INFORMATION SHOWN:

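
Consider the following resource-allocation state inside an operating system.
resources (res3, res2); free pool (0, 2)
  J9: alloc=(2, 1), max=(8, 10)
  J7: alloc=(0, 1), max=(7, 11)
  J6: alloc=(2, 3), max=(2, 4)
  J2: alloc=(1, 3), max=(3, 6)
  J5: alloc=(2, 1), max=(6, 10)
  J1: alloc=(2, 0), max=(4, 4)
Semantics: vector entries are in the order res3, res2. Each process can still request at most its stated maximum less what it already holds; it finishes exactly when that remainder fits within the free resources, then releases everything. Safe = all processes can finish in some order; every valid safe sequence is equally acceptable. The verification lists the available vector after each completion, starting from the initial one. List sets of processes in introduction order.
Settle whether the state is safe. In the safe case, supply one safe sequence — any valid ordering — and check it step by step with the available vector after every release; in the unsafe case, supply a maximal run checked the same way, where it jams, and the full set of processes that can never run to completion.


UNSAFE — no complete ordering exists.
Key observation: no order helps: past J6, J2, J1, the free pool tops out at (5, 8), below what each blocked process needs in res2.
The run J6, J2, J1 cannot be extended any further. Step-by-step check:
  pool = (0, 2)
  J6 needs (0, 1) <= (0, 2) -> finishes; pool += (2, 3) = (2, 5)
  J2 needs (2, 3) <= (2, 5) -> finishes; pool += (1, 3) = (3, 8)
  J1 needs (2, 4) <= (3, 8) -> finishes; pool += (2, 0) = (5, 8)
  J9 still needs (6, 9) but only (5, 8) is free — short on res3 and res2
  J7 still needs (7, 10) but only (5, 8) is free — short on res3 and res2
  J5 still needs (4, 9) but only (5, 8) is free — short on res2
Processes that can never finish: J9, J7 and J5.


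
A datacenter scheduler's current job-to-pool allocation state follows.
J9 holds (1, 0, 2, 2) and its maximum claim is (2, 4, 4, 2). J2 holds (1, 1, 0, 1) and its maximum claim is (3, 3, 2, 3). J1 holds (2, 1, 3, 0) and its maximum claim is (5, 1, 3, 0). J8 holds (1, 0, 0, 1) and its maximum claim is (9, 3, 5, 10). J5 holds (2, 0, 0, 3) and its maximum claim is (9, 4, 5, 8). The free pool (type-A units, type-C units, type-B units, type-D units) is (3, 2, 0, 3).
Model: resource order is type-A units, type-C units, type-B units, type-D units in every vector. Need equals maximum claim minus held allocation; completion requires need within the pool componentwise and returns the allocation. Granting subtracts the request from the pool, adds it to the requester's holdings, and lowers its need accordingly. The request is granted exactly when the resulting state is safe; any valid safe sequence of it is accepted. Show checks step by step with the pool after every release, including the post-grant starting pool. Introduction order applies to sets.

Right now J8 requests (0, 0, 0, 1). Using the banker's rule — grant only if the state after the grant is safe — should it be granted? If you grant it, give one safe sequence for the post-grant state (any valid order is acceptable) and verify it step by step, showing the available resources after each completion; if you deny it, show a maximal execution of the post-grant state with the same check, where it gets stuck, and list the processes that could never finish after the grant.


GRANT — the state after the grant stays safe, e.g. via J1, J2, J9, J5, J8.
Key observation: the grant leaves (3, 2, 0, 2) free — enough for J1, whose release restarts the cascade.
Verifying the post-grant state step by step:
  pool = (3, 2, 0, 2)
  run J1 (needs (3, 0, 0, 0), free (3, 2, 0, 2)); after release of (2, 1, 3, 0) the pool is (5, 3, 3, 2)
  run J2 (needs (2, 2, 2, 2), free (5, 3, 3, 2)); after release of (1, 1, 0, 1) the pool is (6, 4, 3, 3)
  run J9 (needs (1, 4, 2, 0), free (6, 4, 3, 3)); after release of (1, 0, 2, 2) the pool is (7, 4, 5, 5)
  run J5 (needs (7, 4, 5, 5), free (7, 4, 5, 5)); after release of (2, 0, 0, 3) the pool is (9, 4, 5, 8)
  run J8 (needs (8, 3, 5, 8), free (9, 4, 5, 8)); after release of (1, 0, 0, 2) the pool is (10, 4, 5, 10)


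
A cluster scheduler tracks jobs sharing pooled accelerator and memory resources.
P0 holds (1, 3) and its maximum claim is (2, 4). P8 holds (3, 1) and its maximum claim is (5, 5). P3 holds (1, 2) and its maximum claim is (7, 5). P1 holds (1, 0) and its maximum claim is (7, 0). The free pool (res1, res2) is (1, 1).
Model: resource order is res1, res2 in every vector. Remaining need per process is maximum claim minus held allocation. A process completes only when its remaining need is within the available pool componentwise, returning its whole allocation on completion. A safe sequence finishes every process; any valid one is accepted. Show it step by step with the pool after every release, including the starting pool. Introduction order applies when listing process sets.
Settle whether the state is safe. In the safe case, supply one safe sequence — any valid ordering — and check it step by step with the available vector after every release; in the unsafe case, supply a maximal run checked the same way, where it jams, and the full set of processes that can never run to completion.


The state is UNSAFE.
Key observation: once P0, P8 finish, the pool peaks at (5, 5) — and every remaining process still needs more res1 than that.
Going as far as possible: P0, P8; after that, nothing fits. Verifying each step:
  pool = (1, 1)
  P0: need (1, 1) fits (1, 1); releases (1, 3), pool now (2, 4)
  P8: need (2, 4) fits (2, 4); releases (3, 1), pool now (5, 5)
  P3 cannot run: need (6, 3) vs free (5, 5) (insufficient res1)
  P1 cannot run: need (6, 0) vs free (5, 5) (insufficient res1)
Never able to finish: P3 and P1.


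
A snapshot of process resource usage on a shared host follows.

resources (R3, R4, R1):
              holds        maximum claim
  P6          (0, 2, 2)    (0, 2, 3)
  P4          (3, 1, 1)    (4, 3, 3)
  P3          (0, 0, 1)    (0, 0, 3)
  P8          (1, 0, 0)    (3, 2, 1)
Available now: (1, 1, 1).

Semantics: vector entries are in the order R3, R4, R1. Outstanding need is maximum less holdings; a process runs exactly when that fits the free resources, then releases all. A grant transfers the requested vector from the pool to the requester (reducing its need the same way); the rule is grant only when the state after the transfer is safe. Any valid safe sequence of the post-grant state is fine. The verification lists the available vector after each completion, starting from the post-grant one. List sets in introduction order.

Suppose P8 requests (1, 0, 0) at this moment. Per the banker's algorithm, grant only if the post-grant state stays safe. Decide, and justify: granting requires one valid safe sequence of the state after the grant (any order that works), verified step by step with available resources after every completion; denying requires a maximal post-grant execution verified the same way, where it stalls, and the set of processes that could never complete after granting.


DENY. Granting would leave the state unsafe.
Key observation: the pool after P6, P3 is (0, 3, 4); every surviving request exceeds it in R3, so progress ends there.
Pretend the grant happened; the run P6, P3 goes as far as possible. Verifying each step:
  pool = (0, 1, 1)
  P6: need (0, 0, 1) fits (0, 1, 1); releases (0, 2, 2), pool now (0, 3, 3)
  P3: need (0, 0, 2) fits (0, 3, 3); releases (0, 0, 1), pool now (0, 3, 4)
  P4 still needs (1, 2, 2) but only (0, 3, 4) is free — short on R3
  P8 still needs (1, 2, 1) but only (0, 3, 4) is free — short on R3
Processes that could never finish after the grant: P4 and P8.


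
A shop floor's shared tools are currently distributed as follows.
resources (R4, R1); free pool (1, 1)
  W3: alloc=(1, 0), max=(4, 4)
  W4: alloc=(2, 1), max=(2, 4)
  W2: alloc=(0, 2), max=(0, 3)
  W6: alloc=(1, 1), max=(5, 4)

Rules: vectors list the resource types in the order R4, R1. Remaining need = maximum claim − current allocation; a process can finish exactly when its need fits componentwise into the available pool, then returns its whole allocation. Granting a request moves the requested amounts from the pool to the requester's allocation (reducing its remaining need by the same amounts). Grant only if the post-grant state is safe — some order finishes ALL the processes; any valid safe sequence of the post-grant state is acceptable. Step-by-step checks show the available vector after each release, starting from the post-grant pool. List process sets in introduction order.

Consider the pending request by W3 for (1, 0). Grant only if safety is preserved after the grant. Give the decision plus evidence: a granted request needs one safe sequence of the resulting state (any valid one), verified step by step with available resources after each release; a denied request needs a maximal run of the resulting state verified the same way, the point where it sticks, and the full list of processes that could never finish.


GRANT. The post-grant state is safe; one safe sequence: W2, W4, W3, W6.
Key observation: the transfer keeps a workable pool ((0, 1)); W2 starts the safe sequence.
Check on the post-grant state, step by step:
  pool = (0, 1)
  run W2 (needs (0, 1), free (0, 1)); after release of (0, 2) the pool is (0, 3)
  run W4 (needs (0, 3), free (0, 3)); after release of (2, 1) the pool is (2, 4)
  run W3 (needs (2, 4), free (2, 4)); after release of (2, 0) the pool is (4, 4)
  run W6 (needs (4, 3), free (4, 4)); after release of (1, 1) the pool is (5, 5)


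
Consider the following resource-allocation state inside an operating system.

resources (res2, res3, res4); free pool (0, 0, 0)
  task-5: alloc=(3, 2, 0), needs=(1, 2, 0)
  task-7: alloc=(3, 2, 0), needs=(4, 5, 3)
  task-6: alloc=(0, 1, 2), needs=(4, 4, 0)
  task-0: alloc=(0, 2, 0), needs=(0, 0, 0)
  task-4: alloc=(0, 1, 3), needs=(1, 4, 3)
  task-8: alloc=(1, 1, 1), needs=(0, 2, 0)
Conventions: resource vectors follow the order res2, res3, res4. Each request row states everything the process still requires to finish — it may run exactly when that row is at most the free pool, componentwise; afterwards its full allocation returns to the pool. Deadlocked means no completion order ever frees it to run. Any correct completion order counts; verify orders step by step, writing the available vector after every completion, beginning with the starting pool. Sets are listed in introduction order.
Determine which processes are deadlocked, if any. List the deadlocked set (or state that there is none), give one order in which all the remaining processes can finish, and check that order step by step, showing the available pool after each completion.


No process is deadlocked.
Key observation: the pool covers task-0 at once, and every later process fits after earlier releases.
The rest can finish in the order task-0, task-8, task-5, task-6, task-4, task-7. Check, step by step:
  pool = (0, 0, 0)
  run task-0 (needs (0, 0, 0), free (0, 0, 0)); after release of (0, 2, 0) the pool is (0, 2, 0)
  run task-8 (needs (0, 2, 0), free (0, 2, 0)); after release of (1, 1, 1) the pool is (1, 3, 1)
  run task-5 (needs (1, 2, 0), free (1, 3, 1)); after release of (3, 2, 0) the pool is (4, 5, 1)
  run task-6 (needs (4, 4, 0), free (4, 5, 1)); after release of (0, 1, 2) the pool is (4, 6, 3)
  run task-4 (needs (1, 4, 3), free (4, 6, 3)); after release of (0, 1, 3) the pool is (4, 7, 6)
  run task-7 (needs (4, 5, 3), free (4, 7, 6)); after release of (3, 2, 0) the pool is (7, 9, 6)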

EXERCISE AIM: Repeat word for word every line from the start of the entries to the line holding "J1: alloc=(2, 0), max=(4, 4)", inclusive, and nothing else.

ANSWER SPACE:
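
Consider the following resource-allocation state inside an operating system.
resources (res3, res2); free pool (0, 2)
  J9: alloc=(2, 1), max=(8, 10)
  J7: alloc=(0, 1), max=(7, 11)
  J6: alloc=(2, 3), max=(2, 4)
  J2: alloc=(1, 3), max=(3, 6)
  J5: alloc=(2, 1), max=(6, 10)
  J1: alloc=(2, 0), max=(4, 4)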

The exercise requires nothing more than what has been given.